== THE DATA ==
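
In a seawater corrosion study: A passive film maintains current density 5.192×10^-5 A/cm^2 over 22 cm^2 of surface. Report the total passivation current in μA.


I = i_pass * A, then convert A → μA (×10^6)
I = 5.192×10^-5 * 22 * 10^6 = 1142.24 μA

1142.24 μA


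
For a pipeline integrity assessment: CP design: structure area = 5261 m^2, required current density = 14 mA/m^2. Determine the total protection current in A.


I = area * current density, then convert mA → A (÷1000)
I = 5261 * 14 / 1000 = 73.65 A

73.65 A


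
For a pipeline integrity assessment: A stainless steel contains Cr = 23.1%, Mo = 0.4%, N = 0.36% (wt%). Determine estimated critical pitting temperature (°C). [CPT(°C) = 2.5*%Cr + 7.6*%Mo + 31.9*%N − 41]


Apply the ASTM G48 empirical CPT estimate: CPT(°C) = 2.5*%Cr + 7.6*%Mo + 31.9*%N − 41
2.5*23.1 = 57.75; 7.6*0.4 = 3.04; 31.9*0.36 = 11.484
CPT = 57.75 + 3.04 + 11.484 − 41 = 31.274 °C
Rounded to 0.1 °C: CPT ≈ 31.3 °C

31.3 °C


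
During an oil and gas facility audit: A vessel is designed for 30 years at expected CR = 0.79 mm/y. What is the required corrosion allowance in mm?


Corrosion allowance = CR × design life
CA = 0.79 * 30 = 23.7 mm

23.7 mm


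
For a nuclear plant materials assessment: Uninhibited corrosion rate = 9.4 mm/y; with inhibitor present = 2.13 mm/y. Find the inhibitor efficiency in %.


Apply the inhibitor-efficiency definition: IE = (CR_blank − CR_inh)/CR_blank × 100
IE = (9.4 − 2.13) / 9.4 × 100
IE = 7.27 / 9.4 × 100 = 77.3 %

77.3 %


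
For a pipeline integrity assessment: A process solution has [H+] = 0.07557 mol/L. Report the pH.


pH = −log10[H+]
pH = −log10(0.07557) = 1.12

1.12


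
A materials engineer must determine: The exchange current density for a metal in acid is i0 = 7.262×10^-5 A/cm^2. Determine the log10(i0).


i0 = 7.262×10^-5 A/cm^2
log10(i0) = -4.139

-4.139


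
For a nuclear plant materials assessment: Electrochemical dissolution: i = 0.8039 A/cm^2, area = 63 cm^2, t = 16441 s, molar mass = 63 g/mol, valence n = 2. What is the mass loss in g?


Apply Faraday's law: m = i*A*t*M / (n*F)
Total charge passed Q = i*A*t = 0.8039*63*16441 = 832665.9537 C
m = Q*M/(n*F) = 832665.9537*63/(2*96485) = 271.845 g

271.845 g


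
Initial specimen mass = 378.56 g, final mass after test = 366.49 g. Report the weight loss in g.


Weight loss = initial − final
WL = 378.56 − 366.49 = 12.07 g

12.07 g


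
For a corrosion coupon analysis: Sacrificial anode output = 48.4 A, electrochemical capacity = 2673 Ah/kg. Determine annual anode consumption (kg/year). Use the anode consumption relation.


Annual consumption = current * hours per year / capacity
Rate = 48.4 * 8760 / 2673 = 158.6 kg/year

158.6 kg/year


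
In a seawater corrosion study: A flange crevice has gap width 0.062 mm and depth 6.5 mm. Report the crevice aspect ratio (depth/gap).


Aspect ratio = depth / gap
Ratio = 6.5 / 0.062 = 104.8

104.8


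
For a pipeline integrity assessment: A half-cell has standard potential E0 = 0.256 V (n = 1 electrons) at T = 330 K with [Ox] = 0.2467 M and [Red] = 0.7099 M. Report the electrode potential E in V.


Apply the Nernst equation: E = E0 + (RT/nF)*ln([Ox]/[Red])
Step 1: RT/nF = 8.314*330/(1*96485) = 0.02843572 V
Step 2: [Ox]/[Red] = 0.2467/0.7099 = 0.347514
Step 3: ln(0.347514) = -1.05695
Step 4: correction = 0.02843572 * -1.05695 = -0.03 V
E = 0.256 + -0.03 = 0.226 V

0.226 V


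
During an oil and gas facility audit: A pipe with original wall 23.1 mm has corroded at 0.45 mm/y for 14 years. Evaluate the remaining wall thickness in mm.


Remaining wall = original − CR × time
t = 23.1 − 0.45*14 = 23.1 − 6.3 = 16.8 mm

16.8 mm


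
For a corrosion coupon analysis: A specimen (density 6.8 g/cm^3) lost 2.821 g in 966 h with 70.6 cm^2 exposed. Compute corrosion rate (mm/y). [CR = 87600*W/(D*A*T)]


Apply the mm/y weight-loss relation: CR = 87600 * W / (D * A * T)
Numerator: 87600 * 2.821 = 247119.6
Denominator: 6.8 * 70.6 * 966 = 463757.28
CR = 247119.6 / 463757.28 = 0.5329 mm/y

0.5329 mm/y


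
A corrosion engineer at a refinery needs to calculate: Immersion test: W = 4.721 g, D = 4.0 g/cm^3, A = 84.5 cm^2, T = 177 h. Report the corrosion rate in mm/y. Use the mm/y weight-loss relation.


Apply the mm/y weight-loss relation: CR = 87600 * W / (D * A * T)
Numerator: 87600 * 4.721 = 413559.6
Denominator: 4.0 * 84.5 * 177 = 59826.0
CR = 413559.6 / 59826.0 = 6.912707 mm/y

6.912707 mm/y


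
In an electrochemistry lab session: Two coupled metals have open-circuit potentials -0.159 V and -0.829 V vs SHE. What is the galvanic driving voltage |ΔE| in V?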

== PROBLEM TO SOLVE ==
Write out the entries verbatim, all of them.

== SOLUTION FOR THIS EXERCISE ==
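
In a seawater corrosion study: A passive film maintains current density 5.192×10^-5 A/cm^2 over 22 cm^2 of surface. Report the total passivation current in μA.


I = i_pass * A, then convert A → μA (×10^6)
I = 5.192×10^-5 * 22 * 10^6 = 1142.24 μA

1142.24 μA


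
For a pipeline integrity assessment: CP design: structure area = 5261 m^2, required current density = 14 mA/m^2. Determine the total protection current in A.


I = area * current density, then convert mA → A (÷1000)
I = 5261 * 14 / 1000 = 73.65 A

73.65 A


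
For a pipeline integrity assessment: A stainless steel contains Cr = 23.1%, Mo = 0.4%, N = 0.36% (wt%). Determine estimated critical pitting temperature (°C). [CPT(°C) = 2.5*%Cr + 7.6*%Mo + 31.9*%N − 41]


Apply the ASTM G48 empirical CPT estimate: CPT(°C) = 2.5*%Cr + 7.6*%Mo + 31.9*%N − 41
2.5*23.1 = 57.75; 7.6*0.4 = 3.04; 31.9*0.36 = 11.484
CPT = 57.75 + 3.04 + 11.484 − 41 = 31.274 °C
Rounded to 0.1 °C: CPT ≈ 31.3 °C

31.3 °C


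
During an oil and gas facility audit: A vessel is designed for 30 years at expected CR = 0.79 mm/y. What is the required corrosion allowance in mm?


Corrosion allowance = CR × design life
CA = 0.79 * 30 = 23.7 mm

23.7 mm


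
For a nuclear plant materials assessment: Uninhibited corrosion rate = 9.4 mm/y; with inhibitor present = 2.13 mm/y. Find the inhibitor efficiency in %.


Apply the inhibitor-efficiency definition: IE = (CR_blank − CR_inh)/CR_blank × 100
IE = (9.4 − 2.13) / 9.4 × 100
IE = 7.27 / 9.4 × 100 = 77.3 %

77.3 %


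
For a pipeline integrity assessment: A process solution has [H+] = 0.07557 mol/L. Report the pH.


pH = −log10[H+]
pH = −log10(0.07557) = 1.12

1.12


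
A materials engineer must determine: The exchange current density for a metal in acid is i0 = 7.262×10^-5 A/cm^2. Determine the log10(i0).


i0 = 7.262×10^-5 A/cm^2
log10(i0) = -4.139

-4.139


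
For a nuclear plant materials assessment: Electrochemical dissolution: i = 0.8039 A/cm^2, area = 63 cm^2, t = 16441 s, molar mass = 63 g/mol, valence n = 2. What is the mass loss in g?


Apply Faraday's law: m = i*A*t*M / (n*F)
Total charge passed Q = i*A*t = 0.8039*63*16441 = 832665.9537 C
m = Q*M/(n*F) = 832665.9537*63/(2*96485) = 271.845 g

271.845 g


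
Initial specimen mass = 378.56 g, final mass after test = 366.49 g. Report the weight loss in g.


Weight loss = initial − final
WL = 378.56 − 366.49 = 12.07 g

12.07 g


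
For a corrosion coupon analysis: Sacrificial anode output = 48.4 A, electrochemical capacity = 2673 Ah/kg. Determine annual anode consumption (kg/year). Use the anode consumption relation.


Annual consumption = current * hours per year / capacity
Rate = 48.4 * 8760 / 2673 = 158.6 kg/year

158.6 kg/year


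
In a seawater corrosion study: A flange crevice has gap width 0.062 mm and depth 6.5 mm. Report the crevice aspect ratio (depth/gap).


Aspect ratio = depth / gap
Ratio = 6.5 / 0.062 = 104.8

104.8


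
For a pipeline integrity assessment: A half-cell has standard potential E0 = 0.256 V (n = 1 electrons) at T = 330 K with [Ox] = 0.2467 M and [Red] = 0.7099 M. Report the electrode potential E in V.


Apply the Nernst equation: E = E0 + (RT/nF)*ln([Ox]/[Red])
Step 1: RT/nF = 8.314*330/(1*96485) = 0.02843572 V
Step 2: [Ox]/[Red] = 0.2467/0.7099 = 0.347514
Step 3: ln(0.347514) = -1.05695
Step 4: correction = 0.02843572 * -1.05695 = -0.03 V
E = 0.256 + -0.03 = 0.226 V

0.226 V


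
During an oil and gas facility audit: A pipe with original wall 23.1 mm has corroded at 0.45 mm/y for 14 years. Evaluate the remaining wall thickness in mm.


Remaining wall = original − CR × time
t = 23.1 − 0.45*14 = 23.1 − 6.3 = 16.8 mm

16.8 mm


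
For a corrosion coupon analysis: A specimen (density 6.8 g/cm^3) lost 2.821 g in 966 h with 70.6 cm^2 exposed. Compute corrosion rate (mm/y). [CR = 87600*W/(D*A*T)]


Apply the mm/y weight-loss relation: CR = 87600 * W / (D * A * T)
Numerator: 87600 * 2.821 = 247119.6
Denominator: 6.8 * 70.6 * 966 = 463757.28
CR = 247119.6 / 463757.28 = 0.5329 mm/y

0.5329 mm/y


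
A corrosion engineer at a refinery needs to calculate: Immersion test: W = 4.721 g, D = 4.0 g/cm^3, A = 84.5 cm^2, T = 177 h. Report the corrosion rate in mm/y. Use the mm/y weight-loss relation.


Apply the mm/y weight-loss relation: CR = 87600 * W / (D * A * T)
Numerator: 87600 * 4.721 = 413559.6
Denominator: 4.0 * 84.5 * 177 = 59826.0
CR = 413559.6 / 59826.0 = 6.912707 mm/y

6.912707 mm/y


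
In an electrochemistry lab session: Two coupled metals have open-circuit potentials -0.159 V and -0.829 V vs SHE. What is the galvanic driving voltage |ΔE| in V?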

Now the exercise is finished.